• TASK DATA
-------------------------
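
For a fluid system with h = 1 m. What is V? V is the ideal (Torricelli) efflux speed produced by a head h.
Formula: V = \sqrt{2 g h}
V = √(2·9.81·1) = 4.429 m/s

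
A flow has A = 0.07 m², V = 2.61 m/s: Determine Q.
Formula: Q = A V
Q = 0.07·2.61·1000 = 182.7 L/s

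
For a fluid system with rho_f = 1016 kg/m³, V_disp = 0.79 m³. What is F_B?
Formula: F_B = \rho_f g V_{disp}
F_B = 1016·9.81·0.79 = 7874 N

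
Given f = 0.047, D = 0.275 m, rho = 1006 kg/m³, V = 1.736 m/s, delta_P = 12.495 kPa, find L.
Formula: \Delta P = f \frac{L}{D} \frac{\rho V^2}{2}
Substituting knowns: 12.495 = 0.047·(L/0.275)·0.5·1006·1.736²/1000
Solving for L: L = (12.495·1000)·0.275/(0.047·0.5·1006·1.736²) = 48.23 m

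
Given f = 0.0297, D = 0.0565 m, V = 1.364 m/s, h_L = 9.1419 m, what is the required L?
Formula: h_L = f \frac{L}{D} \frac{V^2}{2g}
Substituting knowns: 9.1419 = 0.0297·(L/0.0565)·1.364²/(2·9.81)
Solving for L: L = 9.1419·2·9.81·0.0565/(0.0297·1.364²) = 183.4 m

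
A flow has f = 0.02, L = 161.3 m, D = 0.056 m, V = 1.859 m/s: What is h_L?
Formula: h_L = f \frac{L}{D} \frac{V^2}{2g}
h_L = 0.02·(161.3/0.056)·1.859²/(2·9.81) = 10.15 m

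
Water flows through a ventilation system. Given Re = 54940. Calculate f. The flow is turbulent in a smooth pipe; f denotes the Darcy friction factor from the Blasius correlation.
Formula: f = \frac{0.316}{Re^{0.25}}
f = 0.316/54940^0.25 = 0.02064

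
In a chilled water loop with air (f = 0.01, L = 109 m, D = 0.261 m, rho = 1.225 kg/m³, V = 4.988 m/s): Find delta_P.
Formula: \Delta P = f \frac{L}{D} \frac{\rho V^2}{2}
delta_P = 0.01·(109/0.261)·0.5·1.225·4.988²/1000 = 0.06364 kPa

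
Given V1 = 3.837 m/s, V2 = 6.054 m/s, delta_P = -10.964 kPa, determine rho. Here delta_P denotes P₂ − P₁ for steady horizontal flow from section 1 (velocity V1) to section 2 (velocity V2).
Formula: \Delta P = \frac{1}{2} \rho (V_1^2 - V_2^2)
Substituting knowns: -10.964 = 0.5·rho·(3.837² − 6.054²)/1000
Solving for rho: rho = 2·(-10.964·1000)/(3.837² − 6.054²) = 1000 kg/m³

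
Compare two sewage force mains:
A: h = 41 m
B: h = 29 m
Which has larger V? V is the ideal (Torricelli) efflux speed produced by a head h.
V(A) = 28.36 m/s, V(B) = 23.85 m/s. Answer: A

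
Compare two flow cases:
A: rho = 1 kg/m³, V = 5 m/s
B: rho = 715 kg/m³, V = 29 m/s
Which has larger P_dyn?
P_dyn(A) = 0.0125 kPa, P_dyn(B) = 300.7 kPa. Answer: B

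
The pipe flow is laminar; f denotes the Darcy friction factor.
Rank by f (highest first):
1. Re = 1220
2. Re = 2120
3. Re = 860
Case 1: f = 0.05246
Case 2: f = 0.03019
Case 3: f = 0.07442
Ranking (highest first): 3, 1, 2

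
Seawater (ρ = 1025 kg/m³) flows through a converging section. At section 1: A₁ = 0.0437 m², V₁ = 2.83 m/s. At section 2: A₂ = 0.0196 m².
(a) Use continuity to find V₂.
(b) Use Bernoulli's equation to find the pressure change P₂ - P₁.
(a) Continuity: A₁V₁=A₂V₂ -> V₂=A₁V₁/A₂=0.0437*2.83/0.0196=6.31 m/s
(b) Bernoulli: P₂-P₁=0.5*rho*(V₁^2-V₂^2)/1000=0.5*1025*(2.83^2-6.31^2)/1000=-16.3 kPa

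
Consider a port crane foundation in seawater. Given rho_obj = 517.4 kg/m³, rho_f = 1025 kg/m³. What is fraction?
Formula: f_{sub} = \frac{\rho_{obj}}{\rho_f}
fraction = 517.4/1025 = 0.5048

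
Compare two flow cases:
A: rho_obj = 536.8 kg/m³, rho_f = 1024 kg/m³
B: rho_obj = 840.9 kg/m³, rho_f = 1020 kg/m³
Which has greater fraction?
fraction(A) = 0.5242, fraction(B) = 0.8244. Answer: B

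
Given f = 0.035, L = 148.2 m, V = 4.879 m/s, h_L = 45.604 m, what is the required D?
Formula: h_L = f \frac{L}{D} \frac{V^2}{2g}
Substituting knowns: 45.604 = 0.035·(148.2/D)·4.879²/(2·9.81)
Solving for D: D = 0.035·148.2·4.879²/(2·9.81·45.604) = 0.138 m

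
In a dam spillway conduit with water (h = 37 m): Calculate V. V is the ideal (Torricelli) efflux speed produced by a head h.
Formula: V = \sqrt{2 g h}
V = √(2·9.81·37) = 26.94 m/s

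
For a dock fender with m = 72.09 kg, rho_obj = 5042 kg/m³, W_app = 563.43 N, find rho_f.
Formula: W_{app} = mg\left(1 - \frac{\rho_f}{\rho_{obj}}\right)
Substituting knowns: 563.43 = 72.09·9.81·(1 − rho_f/5042)
Solving for rho_f: rho_f = 5042·(1 − 563.43/(72.09·9.81)) = 1025 kg/m³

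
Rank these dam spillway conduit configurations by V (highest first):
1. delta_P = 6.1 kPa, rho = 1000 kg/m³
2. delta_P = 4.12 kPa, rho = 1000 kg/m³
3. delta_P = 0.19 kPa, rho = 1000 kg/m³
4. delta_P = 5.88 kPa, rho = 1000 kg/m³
Case 1: V = 3.493 m/s
Case 2: V = 2.871 m/s
Case 3: V = 0.6164 m/s
Case 4: V = 3.429 m/s
Ranking (highest first): 1, 4, 2, 3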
-------------------------
Please type the entries above out again exactly.

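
For a fluid system with h = 1 m. What is V? V is the ideal (Torricelli) efflux speed produced by a head h.
Formula: V = \sqrt{2 g h}
V = √(2·9.81·1) = 4.429 m/s

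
A flow has A = 0.07 m², V = 2.61 m/s: Determine Q.
Formula: Q = A V
Q = 0.07·2.61·1000 = 182.7 L/s

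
For a fluid system with rho_f = 1016 kg/m³, V_disp = 0.79 m³. What is F_B?
Formula: F_B = \rho_f g V_{disp}
F_B = 1016·9.81·0.79 = 7874 N

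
Given f = 0.047, D = 0.275 m, rho = 1006 kg/m³, V = 1.736 m/s, delta_P = 12.495 kPa, find L.
Formula: \Delta P = f \frac{L}{D} \frac{\rho V^2}{2}
Substituting knowns: 12.495 = 0.047·(L/0.275)·0.5·1006·1.736²/1000
Solving for L: L = (12.495·1000)·0.275/(0.047·0.5·1006·1.736²) = 48.23 m

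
Given f = 0.0297, D = 0.0565 m, V = 1.364 m/s, h_L = 9.1419 m, what is the required L?
Formula: h_L = f \frac{L}{D} \frac{V^2}{2g}
Substituting knowns: 9.1419 = 0.0297·(L/0.0565)·1.364²/(2·9.81)
Solving for L: L = 9.1419·2·9.81·0.0565/(0.0297·1.364²) = 183.4 m

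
A flow has f = 0.02, L = 161.3 m, D = 0.056 m, V = 1.859 m/s: What is h_L?
Formula: h_L = f \frac{L}{D} \frac{V^2}{2g}
h_L = 0.02·(161.3/0.056)·1.859²/(2·9.81) = 10.15 m

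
Water flows through a ventilation system. Given Re = 54940. Calculate f. The flow is turbulent in a smooth pipe; f denotes the Darcy friction factor from the Blasius correlation.
Formula: f = \frac{0.316}{Re^{0.25}}
f = 0.316/54940^0.25 = 0.02064

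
In a chilled water loop with air (f = 0.01, L = 109 m, D = 0.261 m, rho = 1.225 kg/m³, V = 4.988 m/s): Find delta_P.
Formula: \Delta P = f \frac{L}{D} \frac{\rho V^2}{2}
delta_P = 0.01·(109/0.261)·0.5·1.225·4.988²/1000 = 0.06364 kPa

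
Given V1 = 3.837 m/s, V2 = 6.054 m/s, delta_P = -10.964 kPa, determine rho. Here delta_P denotes P₂ − P₁ for steady horizontal flow from section 1 (velocity V1) to section 2 (velocity V2).
Formula: \Delta P = \frac{1}{2} \rho (V_1^2 - V_2^2)
Substituting knowns: -10.964 = 0.5·rho·(3.837² − 6.054²)/1000
Solving for rho: rho = 2·(-10.964·1000)/(3.837² − 6.054²) = 1000 kg/m³

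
Compare two sewage force mains:
A: h = 41 m
B: h = 29 m
Which has larger V? V is the ideal (Torricelli) efflux speed produced by a head h.
V(A) = 28.36 m/s, V(B) = 23.85 m/s. Answer: A

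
Compare two flow cases:
A: rho = 1 kg/m³, V = 5 m/s
B: rho = 715 kg/m³, V = 29 m/s
Which has larger P_dyn?
P_dyn(A) = 0.0125 kPa, P_dyn(B) = 300.7 kPa. Answer: B

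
The pipe flow is laminar; f denotes the Darcy friction factor.
Rank by f (highest first):
1. Re = 1220
2. Re = 2120
3. Re = 860
Case 1: f = 0.05246
Case 2: f = 0.03019
Case 3: f = 0.07442
Ranking (highest first): 3, 1, 2

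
Seawater (ρ = 1025 kg/m³) flows through a converging section. At section 1: A₁ = 0.0437 m², V₁ = 2.83 m/s. At section 2: A₂ = 0.0196 m².
(a) Use continuity to find V₂.
(b) Use Bernoulli's equation to find the pressure change P₂ - P₁.
(a) Continuity: A₁V₁=A₂V₂ -> V₂=A₁V₁/A₂=0.0437*2.83/0.0196=6.31 m/s
(b) Bernoulli: P₂-P₁=0.5*rho*(V₁^2-V₂^2)/1000=0.5*1025*(2.83^2-6.31^2)/1000=-16.3 kPa

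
Consider a port crane foundation in seawater. Given rho_obj = 517.4 kg/m³, rho_f = 1025 kg/m³. What is fraction?
Formula: f_{sub} = \frac{\rho_{obj}}{\rho_f}
fraction = 517.4/1025 = 0.5048

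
Compare two flow cases:
A: rho_obj = 536.8 kg/m³, rho_f = 1024 kg/m³
B: rho_obj = 840.9 kg/m³, rho_f = 1020 kg/m³
Which has greater fraction?
fraction(A) = 0.5242, fraction(B) = 0.8244. Answer: B

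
Given f = 0.035, L = 148.2 m, V = 4.879 m/s, h_L = 45.604 m, what is the required D?
Formula: h_L = f \frac{L}{D} \frac{V^2}{2g}
Substituting knowns: 45.604 = 0.035·(148.2/D)·4.879²/(2·9.81)
Solving for D: D = 0.035·148.2·4.879²/(2·9.81·45.604) = 0.138 m

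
In a dam spillway conduit with water (h = 37 m): Calculate V. V is the ideal (Torricelli) efflux speed produced by a head h.
Formula: V = \sqrt{2 g h}
V = √(2·9.81·37) = 26.94 m/s

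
For a dock fender with m = 72.09 kg, rho_obj = 5042 kg/m³, W_app = 563.43 N, find rho_f.
Formula: W_{app} = mg\left(1 - \frac{\rho_f}{\rho_{obj}}\right)
Substituting knowns: 563.43 = 72.09·9.81·(1 − rho_f/5042)
Solving for rho_f: rho_f = 5042·(1 − 563.43/(72.09·9.81)) = 1025 kg/m³

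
Rank these dam spillway conduit configurations by V (highest first):
1. delta_P = 6.1 kPa, rho = 1000 kg/m³
2. delta_P = 4.12 kPa, rho = 1000 kg/m³
3. delta_P = 0.19 kPa, rho = 1000 kg/m³
4. delta_P = 5.88 kPa, rho = 1000 kg/m³
Case 1: V = 3.493 m/s
Case 2: V = 2.871 m/s
Case 3: V = 0.6164 m/s
Case 4: V = 3.429 m/s
Ranking (highest first): 1, 4, 2, 3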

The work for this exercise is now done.